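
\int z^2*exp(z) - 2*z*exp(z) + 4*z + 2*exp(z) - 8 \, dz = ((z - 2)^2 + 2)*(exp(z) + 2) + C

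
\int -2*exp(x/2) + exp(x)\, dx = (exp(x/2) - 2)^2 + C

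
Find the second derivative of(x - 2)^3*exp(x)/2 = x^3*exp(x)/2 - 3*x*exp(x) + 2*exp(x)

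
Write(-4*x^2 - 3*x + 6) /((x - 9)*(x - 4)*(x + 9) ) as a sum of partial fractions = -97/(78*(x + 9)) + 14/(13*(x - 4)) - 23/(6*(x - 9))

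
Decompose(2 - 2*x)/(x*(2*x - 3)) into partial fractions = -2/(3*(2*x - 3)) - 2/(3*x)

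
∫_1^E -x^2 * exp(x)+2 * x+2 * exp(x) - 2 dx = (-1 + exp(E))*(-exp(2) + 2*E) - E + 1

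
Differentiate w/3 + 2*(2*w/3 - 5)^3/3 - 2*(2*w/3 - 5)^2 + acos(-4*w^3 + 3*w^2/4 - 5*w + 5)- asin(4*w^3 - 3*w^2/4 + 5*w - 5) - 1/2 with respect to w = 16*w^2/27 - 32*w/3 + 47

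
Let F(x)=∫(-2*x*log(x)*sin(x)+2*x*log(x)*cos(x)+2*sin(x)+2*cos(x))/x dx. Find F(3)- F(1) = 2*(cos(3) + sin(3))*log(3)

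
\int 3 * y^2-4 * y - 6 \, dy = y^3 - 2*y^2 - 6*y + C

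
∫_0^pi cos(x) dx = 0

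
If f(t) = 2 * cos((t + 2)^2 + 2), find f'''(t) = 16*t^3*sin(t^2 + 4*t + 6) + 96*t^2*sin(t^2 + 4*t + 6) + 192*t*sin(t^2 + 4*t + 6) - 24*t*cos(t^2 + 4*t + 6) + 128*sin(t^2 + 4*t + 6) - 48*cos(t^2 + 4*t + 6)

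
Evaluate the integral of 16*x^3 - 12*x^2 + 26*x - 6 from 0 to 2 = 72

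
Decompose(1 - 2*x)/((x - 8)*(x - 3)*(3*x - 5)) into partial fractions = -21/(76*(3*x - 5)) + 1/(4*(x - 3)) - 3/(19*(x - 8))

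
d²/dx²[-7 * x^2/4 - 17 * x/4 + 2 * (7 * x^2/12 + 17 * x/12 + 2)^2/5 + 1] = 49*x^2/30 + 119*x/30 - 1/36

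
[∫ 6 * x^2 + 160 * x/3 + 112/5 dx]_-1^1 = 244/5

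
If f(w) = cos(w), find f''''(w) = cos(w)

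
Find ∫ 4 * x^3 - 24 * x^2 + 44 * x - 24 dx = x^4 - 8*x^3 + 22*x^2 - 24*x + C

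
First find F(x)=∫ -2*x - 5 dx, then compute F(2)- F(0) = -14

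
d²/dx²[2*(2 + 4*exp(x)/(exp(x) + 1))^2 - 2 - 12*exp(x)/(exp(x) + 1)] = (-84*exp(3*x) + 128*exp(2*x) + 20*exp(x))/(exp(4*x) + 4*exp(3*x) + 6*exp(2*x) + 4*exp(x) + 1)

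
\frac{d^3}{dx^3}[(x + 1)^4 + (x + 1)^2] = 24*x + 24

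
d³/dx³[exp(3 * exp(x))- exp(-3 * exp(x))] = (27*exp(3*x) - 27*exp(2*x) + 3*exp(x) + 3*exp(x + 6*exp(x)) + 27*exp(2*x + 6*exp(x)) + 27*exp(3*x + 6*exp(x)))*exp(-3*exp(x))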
************
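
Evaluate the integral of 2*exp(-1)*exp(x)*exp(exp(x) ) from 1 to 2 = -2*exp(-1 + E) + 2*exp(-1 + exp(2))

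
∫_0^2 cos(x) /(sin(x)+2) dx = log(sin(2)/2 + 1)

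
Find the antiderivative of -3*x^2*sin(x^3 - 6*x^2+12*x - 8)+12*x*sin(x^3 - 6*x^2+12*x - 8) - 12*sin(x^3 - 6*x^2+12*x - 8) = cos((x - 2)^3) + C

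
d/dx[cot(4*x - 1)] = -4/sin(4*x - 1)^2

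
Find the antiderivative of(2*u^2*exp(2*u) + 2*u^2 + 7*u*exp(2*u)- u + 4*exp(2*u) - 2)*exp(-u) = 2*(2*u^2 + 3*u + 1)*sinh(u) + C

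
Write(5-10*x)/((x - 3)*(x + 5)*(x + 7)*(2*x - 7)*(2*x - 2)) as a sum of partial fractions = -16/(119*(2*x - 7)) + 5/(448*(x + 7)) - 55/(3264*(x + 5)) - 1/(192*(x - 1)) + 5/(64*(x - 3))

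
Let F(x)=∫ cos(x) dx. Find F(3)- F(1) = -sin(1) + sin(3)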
************
WHAT YOU NEED TO DO> Starting at the line that has "Find ∫ 4 * x^3" and ending at the line that has "d³/dx³[exp(3 * exp(x))- exp(-3", please write out the lines above exactly, leaving out all others.

RESULT>
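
Find ∫ 4 * x^3 - 24 * x^2 + 44 * x - 24 dx = x^4 - 8*x^3 + 22*x^2 - 24*x + C

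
First find F(x)=∫ -2*x - 5 dx, then compute F(2)- F(0) = -14

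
d²/dx²[2*(2 + 4*exp(x)/(exp(x) + 1))^2 - 2 - 12*exp(x)/(exp(x) + 1)] = (-84*exp(3*x) + 128*exp(2*x) + 20*exp(x))/(exp(4*x) + 4*exp(3*x) + 6*exp(2*x) + 4*exp(x) + 1)

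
\frac{d^3}{dx^3}[(x + 1)^4 + (x + 1)^2] = 24*x + 24

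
d³/dx³[exp(3 * exp(x))- exp(-3 * exp(x))] = (27*exp(3*x) - 27*exp(2*x) + 3*exp(x) + 3*exp(x + 6*exp(x)) + 27*exp(2*x + 6*exp(x)) + 27*exp(3*x + 6*exp(x)))*exp(-3*exp(x))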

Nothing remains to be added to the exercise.